GIVEN ENTRIES
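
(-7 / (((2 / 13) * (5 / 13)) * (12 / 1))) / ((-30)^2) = -1183 / 108000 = -0.01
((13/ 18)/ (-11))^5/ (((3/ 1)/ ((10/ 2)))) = -1856465/ 912950447904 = -0.00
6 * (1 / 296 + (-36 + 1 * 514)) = 424467 / 148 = 2868.02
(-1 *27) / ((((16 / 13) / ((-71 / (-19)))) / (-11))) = 274131 / 304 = 901.75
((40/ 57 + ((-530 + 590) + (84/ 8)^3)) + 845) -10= 936317/ 456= 2053.33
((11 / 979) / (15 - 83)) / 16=-1 / 96832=-0.00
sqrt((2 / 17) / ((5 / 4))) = 2*sqrt(170) / 85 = 0.31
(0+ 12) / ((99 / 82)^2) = 8.23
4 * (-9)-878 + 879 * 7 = 5239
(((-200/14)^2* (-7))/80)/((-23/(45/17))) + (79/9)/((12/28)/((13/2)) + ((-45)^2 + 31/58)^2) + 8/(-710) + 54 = 56.04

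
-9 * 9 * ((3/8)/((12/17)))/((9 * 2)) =-153/64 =-2.39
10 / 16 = 5 / 8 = 0.62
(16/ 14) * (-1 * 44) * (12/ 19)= -4224/ 133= -31.76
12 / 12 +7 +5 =13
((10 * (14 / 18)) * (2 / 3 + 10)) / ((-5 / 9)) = -448 / 3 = -149.33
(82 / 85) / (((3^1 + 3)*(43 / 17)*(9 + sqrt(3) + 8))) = 697 / 184470- 41*sqrt(3) / 184470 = 0.00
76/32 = 19/8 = 2.38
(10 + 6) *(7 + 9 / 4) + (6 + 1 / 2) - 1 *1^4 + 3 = 313 / 2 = 156.50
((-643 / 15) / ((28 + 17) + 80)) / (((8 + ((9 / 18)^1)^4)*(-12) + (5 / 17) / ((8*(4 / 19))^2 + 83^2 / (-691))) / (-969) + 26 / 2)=-5025885218388 / 191986388674375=-0.03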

ABOUT THIS TASK
Please set down each entry again, word for word.

RESULT FOR THIS TASK
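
(-7 / (((2 / 13) * (5 / 13)) * (12 / 1))) / ((-30)^2) = -1183 / 108000 = -0.01
((13/ 18)/ (-11))^5/ (((3/ 1)/ ((10/ 2)))) = -1856465/ 912950447904 = -0.00
6 * (1 / 296 + (-36 + 1 * 514)) = 424467 / 148 = 2868.02
(-1 *27) / ((((16 / 13) / ((-71 / (-19)))) / (-11))) = 274131 / 304 = 901.75
((40/ 57 + ((-530 + 590) + (84/ 8)^3)) + 845) -10= 936317/ 456= 2053.33
((11 / 979) / (15 - 83)) / 16=-1 / 96832=-0.00
sqrt((2 / 17) / ((5 / 4))) = 2*sqrt(170) / 85 = 0.31
(0+ 12) / ((99 / 82)^2) = 8.23
4 * (-9)-878 + 879 * 7 = 5239
(((-200/14)^2* (-7))/80)/((-23/(45/17))) + (79/9)/((12/28)/((13/2)) + ((-45)^2 + 31/58)^2) + 8/(-710) + 54 = 56.04

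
-9 * 9 * ((3/8)/((12/17)))/((9 * 2)) =-153/64 =-2.39
10 / 16 = 5 / 8 = 0.62
(16/ 14) * (-1 * 44) * (12/ 19)= -4224/ 133= -31.76
12 / 12 +7 +5 =13
((10 * (14 / 18)) * (2 / 3 + 10)) / ((-5 / 9)) = -448 / 3 = -149.33
(82 / 85) / (((3^1 + 3)*(43 / 17)*(9 + sqrt(3) + 8))) = 697 / 184470- 41*sqrt(3) / 184470 = 0.00
76/32 = 19/8 = 2.38
(10 + 6) *(7 + 9 / 4) + (6 + 1 / 2) - 1 *1^4 + 3 = 313 / 2 = 156.50
((-643 / 15) / ((28 + 17) + 80)) / (((8 + ((9 / 18)^1)^4)*(-12) + (5 / 17) / ((8*(4 / 19))^2 + 83^2 / (-691))) / (-969) + 26 / 2)=-5025885218388 / 191986388674375=-0.03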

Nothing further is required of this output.